**EXERCISE OBJECTIVE**: Every record here needs to be retyped exactly.

**DATA SUPPLIED**:

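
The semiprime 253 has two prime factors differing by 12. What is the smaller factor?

Since p = q + 12, we have 253 = q(q + 12), so q² + 12q − 253 = 0.
Discriminant: 12² + 4·253 = 144 + 1012 = 1156; √1156 = 34.
q = (−12 + 34)/2 = 11, and p = q + 12 = 23.
Check: 11 · 23 = 253.

11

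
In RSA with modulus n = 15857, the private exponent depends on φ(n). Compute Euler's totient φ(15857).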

**YOUR RESPONSE**:
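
The semiprime 253 has two prime factors differing by 12. What is the smaller factor?

Since p = q + 12, we have 253 = q(q + 12), so q² + 12q − 253 = 0.
Discriminant: 12² + 4·253 = 144 + 1012 = 1156; √1156 = 34.
q = (−12 + 34)/2 = 11, and p = q + 12 = 23.
Check: 11 · 23 = 253.

11

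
In RSA with modulus n = 15857, the private exponent depends on φ(n). Compute Euler's totient φ(15857).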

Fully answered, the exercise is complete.